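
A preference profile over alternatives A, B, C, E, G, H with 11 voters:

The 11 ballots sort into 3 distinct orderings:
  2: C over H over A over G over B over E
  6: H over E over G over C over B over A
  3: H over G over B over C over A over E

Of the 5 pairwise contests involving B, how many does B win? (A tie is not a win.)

B against each rival (11 voters):
B vs A: B wins 9–2.
B–C: C 8–3.
B vs E: E wins 6–5.
B vs G: G wins 11–0.
B vs H: 0 for B, 11 for H — H by 11–0.
B beats A; loses to C, E, G, H — 1 pairwise win.

1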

What needs to be done: Copy out the lines from the line containing "6: H over E over G over C over B over A" to the end of the listing above, without alteration.

Answer section:
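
  6: H over E over G over C over B over A
  3: H over G over B over C over A over E

Of the 5 pairwise contests involving B, how many does B win? (A tie is not a win.)

B against each rival (11 voters):
B vs A: B wins 9–2.
B–C: C 8–3.
B vs E: E wins 6–5.
B vs G: G wins 11–0.
B vs H: 0 for B, 11 for H — H by 11–0.
B beats A; loses to C, E, G, H — 1 pairwise win.

1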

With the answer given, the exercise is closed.